Exercise input ->
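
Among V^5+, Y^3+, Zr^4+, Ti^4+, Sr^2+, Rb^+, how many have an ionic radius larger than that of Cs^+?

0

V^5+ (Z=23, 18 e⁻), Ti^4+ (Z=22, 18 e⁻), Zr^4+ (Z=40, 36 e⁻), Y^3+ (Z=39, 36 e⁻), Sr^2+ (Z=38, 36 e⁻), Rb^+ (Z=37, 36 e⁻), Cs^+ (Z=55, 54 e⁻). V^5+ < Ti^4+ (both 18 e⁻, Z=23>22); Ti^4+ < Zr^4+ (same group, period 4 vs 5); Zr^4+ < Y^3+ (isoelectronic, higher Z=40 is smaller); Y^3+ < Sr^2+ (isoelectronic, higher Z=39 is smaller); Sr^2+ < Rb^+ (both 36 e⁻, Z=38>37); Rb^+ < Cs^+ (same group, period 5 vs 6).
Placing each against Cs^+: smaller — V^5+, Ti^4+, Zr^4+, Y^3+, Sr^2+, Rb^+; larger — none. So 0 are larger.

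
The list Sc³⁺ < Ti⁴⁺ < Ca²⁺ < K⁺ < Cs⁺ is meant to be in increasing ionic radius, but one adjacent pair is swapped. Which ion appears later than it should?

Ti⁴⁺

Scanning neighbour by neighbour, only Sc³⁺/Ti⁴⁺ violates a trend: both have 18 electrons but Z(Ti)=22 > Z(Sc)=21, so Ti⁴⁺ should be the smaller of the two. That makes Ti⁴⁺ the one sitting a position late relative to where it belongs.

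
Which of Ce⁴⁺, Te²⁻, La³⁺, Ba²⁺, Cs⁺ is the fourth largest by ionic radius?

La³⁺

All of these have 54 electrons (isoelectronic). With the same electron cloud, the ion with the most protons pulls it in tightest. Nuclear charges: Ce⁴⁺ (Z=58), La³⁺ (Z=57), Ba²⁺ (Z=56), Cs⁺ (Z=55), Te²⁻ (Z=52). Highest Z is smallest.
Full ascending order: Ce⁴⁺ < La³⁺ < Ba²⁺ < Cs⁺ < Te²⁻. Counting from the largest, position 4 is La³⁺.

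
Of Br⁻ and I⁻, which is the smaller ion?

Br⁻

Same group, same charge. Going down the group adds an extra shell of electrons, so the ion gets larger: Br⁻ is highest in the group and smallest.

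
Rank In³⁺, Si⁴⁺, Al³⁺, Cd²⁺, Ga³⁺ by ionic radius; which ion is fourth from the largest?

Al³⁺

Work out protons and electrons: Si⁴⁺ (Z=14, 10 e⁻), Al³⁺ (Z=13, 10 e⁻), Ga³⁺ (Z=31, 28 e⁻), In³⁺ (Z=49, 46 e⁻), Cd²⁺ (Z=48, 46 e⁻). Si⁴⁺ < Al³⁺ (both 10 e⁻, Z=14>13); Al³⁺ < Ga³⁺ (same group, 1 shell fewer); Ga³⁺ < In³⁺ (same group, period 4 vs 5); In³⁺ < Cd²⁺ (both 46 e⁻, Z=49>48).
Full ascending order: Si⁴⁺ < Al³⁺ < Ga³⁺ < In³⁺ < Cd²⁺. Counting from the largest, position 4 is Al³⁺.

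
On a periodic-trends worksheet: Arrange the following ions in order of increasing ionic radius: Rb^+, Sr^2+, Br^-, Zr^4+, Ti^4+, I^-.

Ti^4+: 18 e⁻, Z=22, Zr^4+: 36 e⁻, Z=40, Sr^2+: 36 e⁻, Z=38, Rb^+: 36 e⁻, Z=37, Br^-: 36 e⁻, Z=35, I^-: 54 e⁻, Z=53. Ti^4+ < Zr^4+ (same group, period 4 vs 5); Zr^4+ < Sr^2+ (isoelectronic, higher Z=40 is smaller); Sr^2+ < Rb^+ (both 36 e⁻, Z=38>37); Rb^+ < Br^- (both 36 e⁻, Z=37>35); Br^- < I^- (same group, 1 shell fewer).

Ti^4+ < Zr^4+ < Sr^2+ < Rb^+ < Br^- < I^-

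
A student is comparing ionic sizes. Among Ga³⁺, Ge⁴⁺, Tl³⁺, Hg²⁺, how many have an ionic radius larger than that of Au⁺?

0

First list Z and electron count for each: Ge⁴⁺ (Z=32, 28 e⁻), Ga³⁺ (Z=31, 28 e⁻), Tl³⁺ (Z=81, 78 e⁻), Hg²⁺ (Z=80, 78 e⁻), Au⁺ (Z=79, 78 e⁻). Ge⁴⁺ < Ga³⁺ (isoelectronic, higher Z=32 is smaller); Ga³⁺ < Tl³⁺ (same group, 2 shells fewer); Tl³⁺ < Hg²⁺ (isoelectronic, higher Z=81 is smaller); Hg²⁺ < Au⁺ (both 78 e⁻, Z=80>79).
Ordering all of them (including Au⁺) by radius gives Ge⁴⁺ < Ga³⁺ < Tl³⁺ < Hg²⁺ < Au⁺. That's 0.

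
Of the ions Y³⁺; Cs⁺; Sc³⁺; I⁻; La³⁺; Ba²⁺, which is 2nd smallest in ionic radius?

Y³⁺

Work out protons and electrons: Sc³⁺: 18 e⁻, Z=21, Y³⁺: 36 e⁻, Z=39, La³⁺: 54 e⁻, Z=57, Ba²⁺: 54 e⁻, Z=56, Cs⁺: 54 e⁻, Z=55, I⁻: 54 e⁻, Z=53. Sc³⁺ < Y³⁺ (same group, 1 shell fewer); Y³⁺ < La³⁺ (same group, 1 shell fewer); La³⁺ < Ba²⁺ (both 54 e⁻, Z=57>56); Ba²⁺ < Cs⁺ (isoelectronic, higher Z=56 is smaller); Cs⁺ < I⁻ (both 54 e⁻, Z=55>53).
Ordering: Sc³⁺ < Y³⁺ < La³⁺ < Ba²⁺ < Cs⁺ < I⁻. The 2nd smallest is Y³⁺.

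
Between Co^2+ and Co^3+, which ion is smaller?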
...
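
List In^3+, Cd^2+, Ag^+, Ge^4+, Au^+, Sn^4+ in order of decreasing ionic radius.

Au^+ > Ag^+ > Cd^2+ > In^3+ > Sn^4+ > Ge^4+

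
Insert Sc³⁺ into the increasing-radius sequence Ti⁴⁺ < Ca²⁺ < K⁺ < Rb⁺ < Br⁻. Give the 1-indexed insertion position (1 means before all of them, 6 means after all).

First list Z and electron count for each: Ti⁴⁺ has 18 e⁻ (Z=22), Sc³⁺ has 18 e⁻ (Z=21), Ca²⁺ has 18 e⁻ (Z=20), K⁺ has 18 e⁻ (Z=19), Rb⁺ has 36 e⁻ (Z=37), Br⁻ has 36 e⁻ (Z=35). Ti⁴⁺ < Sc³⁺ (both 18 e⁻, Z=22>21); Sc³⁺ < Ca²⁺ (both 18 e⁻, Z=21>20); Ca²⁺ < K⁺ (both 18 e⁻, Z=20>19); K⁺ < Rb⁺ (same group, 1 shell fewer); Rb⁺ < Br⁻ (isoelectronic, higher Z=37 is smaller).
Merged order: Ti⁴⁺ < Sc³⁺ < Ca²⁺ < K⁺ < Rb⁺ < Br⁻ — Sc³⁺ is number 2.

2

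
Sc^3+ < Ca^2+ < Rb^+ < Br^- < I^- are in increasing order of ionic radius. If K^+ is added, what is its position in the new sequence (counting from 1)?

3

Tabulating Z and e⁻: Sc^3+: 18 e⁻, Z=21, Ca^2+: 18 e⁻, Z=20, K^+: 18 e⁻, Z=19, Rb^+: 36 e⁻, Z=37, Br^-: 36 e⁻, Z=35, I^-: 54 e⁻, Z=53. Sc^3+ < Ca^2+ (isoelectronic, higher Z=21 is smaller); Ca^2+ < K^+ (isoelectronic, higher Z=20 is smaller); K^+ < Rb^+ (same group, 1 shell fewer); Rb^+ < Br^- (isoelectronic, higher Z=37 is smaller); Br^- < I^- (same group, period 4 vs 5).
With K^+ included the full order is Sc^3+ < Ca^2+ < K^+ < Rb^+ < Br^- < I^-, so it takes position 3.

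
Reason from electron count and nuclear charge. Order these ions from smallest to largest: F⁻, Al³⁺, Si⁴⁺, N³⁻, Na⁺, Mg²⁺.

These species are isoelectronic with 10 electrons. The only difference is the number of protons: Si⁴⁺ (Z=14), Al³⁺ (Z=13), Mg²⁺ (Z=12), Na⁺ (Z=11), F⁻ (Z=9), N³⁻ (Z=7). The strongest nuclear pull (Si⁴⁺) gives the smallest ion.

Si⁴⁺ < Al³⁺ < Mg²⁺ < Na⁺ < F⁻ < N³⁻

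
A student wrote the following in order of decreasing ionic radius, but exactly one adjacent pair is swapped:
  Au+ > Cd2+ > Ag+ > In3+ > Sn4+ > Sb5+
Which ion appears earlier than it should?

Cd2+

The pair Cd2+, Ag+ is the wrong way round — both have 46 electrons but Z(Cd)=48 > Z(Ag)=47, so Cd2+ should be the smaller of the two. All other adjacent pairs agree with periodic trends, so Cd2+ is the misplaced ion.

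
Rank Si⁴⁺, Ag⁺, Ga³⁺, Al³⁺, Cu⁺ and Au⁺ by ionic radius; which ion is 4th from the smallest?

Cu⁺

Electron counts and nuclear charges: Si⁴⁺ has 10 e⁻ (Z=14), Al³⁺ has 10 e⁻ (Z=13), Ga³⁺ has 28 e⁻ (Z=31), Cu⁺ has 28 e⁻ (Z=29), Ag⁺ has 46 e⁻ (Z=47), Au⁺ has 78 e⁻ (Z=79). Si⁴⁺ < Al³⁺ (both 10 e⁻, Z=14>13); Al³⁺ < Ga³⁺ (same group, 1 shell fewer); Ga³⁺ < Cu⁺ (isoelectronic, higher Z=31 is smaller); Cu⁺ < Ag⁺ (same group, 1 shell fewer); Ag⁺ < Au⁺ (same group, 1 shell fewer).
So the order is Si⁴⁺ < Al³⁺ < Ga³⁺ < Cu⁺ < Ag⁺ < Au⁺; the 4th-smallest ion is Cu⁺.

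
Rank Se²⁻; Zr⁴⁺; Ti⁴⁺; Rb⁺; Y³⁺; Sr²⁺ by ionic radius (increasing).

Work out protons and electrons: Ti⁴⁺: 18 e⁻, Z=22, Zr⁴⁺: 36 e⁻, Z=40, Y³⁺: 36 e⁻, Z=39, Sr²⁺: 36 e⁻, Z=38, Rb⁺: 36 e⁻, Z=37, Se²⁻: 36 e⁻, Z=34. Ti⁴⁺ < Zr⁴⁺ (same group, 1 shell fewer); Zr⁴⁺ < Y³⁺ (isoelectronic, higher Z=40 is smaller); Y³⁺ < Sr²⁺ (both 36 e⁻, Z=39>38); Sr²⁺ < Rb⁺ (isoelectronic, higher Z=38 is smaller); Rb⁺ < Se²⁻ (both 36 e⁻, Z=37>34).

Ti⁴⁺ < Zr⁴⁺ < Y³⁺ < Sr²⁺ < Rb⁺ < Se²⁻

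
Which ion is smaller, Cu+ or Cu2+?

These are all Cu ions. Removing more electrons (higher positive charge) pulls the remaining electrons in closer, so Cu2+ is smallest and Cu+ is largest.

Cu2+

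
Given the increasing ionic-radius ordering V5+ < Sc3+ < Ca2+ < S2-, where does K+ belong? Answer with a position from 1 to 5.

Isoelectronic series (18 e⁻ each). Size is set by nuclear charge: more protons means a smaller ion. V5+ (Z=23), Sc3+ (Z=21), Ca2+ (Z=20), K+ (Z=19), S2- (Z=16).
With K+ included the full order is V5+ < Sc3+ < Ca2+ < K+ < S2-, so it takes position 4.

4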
==
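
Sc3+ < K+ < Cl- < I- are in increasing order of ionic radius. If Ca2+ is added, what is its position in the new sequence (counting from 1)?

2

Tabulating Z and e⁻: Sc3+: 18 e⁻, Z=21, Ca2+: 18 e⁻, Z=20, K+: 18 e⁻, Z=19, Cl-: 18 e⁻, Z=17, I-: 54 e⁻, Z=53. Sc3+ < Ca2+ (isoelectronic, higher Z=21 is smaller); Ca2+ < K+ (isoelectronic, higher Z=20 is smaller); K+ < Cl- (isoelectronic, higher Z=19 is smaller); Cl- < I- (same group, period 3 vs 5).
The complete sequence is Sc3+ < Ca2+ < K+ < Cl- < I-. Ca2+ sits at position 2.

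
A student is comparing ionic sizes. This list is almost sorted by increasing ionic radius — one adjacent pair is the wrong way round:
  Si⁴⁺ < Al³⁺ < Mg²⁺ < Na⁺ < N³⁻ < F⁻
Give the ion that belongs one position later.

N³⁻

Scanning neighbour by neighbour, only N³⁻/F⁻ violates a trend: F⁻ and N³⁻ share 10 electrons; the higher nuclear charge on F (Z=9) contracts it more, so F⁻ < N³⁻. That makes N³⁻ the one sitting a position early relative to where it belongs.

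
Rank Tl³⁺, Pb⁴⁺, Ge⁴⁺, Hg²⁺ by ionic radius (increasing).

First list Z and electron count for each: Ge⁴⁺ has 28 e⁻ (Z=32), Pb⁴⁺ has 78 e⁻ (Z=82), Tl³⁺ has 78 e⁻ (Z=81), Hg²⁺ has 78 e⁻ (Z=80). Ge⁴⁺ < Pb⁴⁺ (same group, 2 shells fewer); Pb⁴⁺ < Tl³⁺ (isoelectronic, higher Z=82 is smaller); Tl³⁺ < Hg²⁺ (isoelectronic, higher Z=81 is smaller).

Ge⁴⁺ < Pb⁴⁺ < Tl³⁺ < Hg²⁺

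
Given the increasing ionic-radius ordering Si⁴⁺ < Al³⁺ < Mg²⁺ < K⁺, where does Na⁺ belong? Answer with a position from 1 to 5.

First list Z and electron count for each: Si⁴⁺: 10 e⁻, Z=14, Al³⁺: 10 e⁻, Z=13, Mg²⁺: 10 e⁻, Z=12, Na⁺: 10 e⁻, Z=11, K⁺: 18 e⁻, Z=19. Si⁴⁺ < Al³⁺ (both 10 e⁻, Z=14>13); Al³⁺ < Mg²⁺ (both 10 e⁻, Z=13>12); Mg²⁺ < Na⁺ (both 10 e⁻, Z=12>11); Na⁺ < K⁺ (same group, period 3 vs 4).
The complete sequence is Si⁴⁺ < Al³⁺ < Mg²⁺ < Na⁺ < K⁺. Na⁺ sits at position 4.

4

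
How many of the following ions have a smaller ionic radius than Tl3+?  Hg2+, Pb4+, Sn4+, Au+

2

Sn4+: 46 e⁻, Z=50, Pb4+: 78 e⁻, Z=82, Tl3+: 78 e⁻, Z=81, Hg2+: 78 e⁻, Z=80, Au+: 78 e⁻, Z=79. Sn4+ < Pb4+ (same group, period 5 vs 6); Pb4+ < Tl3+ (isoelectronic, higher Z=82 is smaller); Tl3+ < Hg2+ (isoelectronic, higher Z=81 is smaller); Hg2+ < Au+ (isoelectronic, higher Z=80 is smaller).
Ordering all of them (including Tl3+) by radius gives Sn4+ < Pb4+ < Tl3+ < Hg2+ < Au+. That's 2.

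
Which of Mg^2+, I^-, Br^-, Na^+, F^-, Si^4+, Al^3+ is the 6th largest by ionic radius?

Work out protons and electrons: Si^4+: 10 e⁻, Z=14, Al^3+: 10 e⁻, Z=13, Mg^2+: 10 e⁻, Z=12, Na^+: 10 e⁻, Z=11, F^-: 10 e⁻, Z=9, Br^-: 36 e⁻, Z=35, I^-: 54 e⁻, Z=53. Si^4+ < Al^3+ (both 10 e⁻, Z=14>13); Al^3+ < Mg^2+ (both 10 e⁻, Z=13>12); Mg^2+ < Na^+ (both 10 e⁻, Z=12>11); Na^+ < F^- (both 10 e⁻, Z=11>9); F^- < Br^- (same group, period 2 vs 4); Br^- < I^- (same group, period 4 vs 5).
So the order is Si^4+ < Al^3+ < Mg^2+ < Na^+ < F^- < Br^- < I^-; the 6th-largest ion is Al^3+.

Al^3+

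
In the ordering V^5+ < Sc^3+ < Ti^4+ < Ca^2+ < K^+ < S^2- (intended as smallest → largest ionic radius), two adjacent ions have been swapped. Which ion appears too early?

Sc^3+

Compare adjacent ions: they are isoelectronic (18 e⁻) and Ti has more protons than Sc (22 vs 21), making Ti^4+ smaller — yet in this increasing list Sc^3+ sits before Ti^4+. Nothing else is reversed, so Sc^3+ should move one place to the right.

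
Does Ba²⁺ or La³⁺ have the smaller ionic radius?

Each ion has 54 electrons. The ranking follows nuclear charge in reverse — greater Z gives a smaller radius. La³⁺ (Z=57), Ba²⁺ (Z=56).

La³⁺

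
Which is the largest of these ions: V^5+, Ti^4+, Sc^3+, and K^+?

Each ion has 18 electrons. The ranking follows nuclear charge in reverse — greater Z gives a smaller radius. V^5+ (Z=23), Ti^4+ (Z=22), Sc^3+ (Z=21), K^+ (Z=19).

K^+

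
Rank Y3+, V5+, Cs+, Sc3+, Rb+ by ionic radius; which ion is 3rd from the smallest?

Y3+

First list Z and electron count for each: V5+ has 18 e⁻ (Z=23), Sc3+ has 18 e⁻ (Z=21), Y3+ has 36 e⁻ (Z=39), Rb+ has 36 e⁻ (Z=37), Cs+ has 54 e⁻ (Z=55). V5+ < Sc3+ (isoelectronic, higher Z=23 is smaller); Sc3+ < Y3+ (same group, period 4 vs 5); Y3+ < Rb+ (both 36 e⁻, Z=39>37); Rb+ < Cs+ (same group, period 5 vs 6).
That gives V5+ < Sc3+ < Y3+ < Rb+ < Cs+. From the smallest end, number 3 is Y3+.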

Work item -> Retype, exactly and in full, the lines above from the one containing "Of the ions" through the one containing "Between Co^2+ and".

Result of this exercise ->
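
Of the ions Y³⁺; Cs⁺; Sc³⁺; I⁻; La³⁺; Ba²⁺, which is 2nd smallest in ionic radius?

Y³⁺

Work out protons and electrons: Sc³⁺: 18 e⁻, Z=21, Y³⁺: 36 e⁻, Z=39, La³⁺: 54 e⁻, Z=57, Ba²⁺: 54 e⁻, Z=56, Cs⁺: 54 e⁻, Z=55, I⁻: 54 e⁻, Z=53. Sc³⁺ < Y³⁺ (same group, 1 shell fewer); Y³⁺ < La³⁺ (same group, 1 shell fewer); La³⁺ < Ba²⁺ (both 54 e⁻, Z=57>56); Ba²⁺ < Cs⁺ (isoelectronic, higher Z=56 is smaller); Cs⁺ < I⁻ (both 54 e⁻, Z=55>53).
Ordering: Sc³⁺ < Y³⁺ < La³⁺ < Ba²⁺ < Cs⁺ < I⁻. The 2nd smallest is Y³⁺.

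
Between Co^2+ and Co^3+, which ion is smaller?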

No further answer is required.